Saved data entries
□ □ □ □ □

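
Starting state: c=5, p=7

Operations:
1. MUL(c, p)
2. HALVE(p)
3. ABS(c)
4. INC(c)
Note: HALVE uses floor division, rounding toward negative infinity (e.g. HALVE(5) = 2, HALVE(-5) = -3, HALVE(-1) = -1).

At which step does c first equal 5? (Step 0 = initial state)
Step 0

Tracing c:
Initial: c = 5 ← first occurrence
After step 1: c = 35
After step 2: c = 35
After step 3: c = 35
After step 4: c = 36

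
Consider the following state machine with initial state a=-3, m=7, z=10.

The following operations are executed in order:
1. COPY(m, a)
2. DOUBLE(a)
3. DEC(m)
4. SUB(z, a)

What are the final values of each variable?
{a: -6, m: -4, z: 16}

Step-by-step execution:
Initial: a=-3, m=7, z=10
After step 1 (COPY(m, a)): a=-3, m=-3, z=10
After step 2 (DOUBLE(a)): a=-6, m=-3, z=10
After step 3 (DEC(m)): a=-6, m=-4, z=10
After step 4 (SUB(z, a)): a=-6, m=-4, z=16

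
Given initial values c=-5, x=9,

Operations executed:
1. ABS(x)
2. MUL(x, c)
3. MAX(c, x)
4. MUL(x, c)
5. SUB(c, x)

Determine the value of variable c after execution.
c = -230

Tracing execution:
Step 1: ABS(x) → c = -5
Step 2: MUL(x, c) → c = -5
Step 3: MAX(c, x) → c = -5
Step 4: MUL(x, c) → c = -5
Step 5: SUB(c, x) → c = -230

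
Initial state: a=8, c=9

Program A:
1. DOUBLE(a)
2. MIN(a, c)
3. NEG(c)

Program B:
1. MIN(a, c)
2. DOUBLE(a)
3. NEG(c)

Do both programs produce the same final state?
No

Program A final state: a=9, c=-9
Program B final state: a=16, c=-9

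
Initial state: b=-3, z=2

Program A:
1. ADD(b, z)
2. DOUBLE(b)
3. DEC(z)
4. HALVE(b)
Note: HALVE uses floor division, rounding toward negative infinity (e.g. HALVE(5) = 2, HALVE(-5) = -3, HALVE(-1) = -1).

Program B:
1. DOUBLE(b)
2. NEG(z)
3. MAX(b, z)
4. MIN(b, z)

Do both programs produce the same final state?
No

Program A final state: b=-1, z=1
Program B final state: b=-2, z=-2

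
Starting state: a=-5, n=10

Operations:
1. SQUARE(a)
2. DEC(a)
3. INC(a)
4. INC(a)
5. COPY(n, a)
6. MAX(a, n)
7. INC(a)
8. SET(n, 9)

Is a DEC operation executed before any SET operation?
Yes

First DEC: step 2
First SET: step 8
Since 2 < 8, DEC comes first.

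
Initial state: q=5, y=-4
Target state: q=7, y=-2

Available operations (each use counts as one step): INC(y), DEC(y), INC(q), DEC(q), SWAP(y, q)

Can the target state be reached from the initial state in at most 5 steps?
Yes

Path (4 steps): INC(y) → INC(y) → INC(q) → INC(q)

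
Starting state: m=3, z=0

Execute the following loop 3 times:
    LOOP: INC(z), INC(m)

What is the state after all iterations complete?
m=6, z=3

Iteration trace:
Start: m=3, z=0
After iteration 1: m=4, z=1
After iteration 2: m=5, z=2
After iteration 3: m=6, z=3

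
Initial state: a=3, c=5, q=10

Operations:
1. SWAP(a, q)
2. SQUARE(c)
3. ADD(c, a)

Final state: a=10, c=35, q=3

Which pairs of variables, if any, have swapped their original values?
(q, a)

Comparing initial and final values:
q: 10 → 3
a: 3 → 10
c: 5 → 35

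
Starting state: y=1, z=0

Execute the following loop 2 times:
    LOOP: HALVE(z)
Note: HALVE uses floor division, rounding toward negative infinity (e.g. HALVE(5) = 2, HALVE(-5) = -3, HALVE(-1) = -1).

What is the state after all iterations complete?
y=1, z=0

Iteration trace:
Start: y=1, z=0
After iteration 1: y=1, z=0
After iteration 2: y=1, z=0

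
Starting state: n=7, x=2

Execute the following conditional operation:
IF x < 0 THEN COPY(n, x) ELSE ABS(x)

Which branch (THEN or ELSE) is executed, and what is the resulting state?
Branch: ELSE, Final state: n=7, x=2

Evaluating condition: x < 0
x = 2
Condition is False, so ELSE branch executes
After ABS(x): n=7, x=2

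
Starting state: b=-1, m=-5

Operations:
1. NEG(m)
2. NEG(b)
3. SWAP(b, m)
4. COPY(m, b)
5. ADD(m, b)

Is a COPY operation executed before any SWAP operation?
No

First COPY: step 4
First SWAP: step 3
Since 4 > 3, SWAP comes first.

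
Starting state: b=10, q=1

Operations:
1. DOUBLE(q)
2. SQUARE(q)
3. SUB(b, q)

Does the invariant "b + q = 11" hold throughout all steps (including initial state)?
No, violated after step 1

The invariant is violated after step 1.

State at each step:
Initial: b=10, q=1
After step 1: b=10, q=2
After step 2: b=10, q=4
After step 3: b=6, q=4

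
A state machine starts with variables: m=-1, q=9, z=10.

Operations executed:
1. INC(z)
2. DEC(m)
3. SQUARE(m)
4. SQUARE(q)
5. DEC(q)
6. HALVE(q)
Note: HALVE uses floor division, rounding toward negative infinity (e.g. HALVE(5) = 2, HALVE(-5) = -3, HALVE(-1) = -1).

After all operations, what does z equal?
z = 11

Tracing execution:
Step 1: INC(z) → z = 11
Step 2: DEC(m) → z = 11
Step 3: SQUARE(m) → z = 11
Step 4: SQUARE(q) → z = 11
Step 5: DEC(q) → z = 11
Step 6: HALVE(q) → z = 11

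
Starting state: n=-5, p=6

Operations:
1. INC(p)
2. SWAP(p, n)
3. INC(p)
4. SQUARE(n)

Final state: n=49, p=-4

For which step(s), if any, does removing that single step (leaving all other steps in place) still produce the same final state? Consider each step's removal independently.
None - removing any single step changes the final result

Testing removal of each single step:
Without step 1: final = n=36, p=-4 (different)
Without step 2: final = n=25, p=8 (different)
Without step 3: final = n=49, p=-5 (different)
Without step 4: final = n=7, p=-4 (different)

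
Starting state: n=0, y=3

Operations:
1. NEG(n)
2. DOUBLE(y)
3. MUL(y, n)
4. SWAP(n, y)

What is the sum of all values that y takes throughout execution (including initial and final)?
12

Values of y at each step:
Initial: y = 3
After step 1: y = 3
After step 2: y = 6
After step 3: y = 0
After step 4: y = 0
Sum = 3 + 3 + 6 + 0 + 0 = 12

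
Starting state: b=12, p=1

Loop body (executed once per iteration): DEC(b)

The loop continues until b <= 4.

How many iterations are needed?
8

Tracing iterations:
Initial: b=12, p=1
After iteration 1: b=11, p=1
After iteration 2: b=10, p=1
After iteration 3: b=9, p=1
After iteration 4: b=8, p=1
After iteration 5: b=7, p=1
After iteration 6: b=6, p=1
After iteration 7: b=5, p=1
After iteration 8: b=4, p=1
b <= 4 now holds, so the loop exits after 8 iterations.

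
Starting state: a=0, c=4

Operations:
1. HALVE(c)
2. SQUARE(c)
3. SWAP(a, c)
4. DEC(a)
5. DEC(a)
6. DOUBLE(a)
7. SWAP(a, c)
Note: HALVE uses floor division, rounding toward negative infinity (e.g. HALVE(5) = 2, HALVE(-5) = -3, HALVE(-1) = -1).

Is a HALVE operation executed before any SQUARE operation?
Yes

First HALVE: step 1
First SQUARE: step 2
Since 1 < 2, HALVE comes first.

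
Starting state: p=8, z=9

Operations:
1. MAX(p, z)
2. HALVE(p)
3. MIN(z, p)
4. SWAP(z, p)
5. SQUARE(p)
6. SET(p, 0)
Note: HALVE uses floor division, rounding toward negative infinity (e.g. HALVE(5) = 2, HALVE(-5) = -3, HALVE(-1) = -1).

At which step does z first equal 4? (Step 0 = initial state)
Step 3

Tracing z:
Initial: z = 9
After step 1: z = 9
After step 2: z = 9
After step 3: z = 4 ← first occurrence
After step 4: z = 4
After step 5: z = 4
After step 6: z = 4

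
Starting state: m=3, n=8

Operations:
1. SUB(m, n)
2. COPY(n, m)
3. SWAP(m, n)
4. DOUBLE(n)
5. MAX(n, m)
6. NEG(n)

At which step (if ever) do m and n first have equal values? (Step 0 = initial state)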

□ □ □ □ □

Above are the records; from them, give again exactly the lines from the one containing "4. MUL(x, c)" to the one containing "8. SET(n, 9)", both lines included, and nothing more.

Reply
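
4. MUL(x, c)
5. SUB(c, x)

Determine the value of variable c after execution.
c = -230

Tracing execution:
Step 1: ABS(x) → c = -5
Step 2: MUL(x, c) → c = -5
Step 3: MAX(c, x) → c = -5
Step 4: MUL(x, c) → c = -5
Step 5: SUB(c, x) → c = -230

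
Initial state: a=8, c=9

Program A:
1. DOUBLE(a)
2. MIN(a, c)
3. NEG(c)

Program B:
1. MIN(a, c)
2. DOUBLE(a)
3. NEG(c)

Do both programs produce the same final state?
No

Program A final state: a=9, c=-9
Program B final state: a=16, c=-9

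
Initial state: b=-3, z=2

Program A:
1. ADD(b, z)
2. DOUBLE(b)
3. DEC(z)
4. HALVE(b)
Note: HALVE uses floor division, rounding toward negative infinity (e.g. HALVE(5) = 2, HALVE(-5) = -3, HALVE(-1) = -1).

Program B:
1. DOUBLE(b)
2. NEG(z)
3. MAX(b, z)
4. MIN(b, z)

Do both programs produce the same final state?
No

Program A final state: b=-1, z=1
Program B final state: b=-2, z=-2

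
Starting state: a=-5, n=10

Operations:
1. SQUARE(a)
2. DEC(a)
3. INC(a)
4. INC(a)
5. COPY(n, a)
6. MAX(a, n)
7. INC(a)
8. SET(n, 9)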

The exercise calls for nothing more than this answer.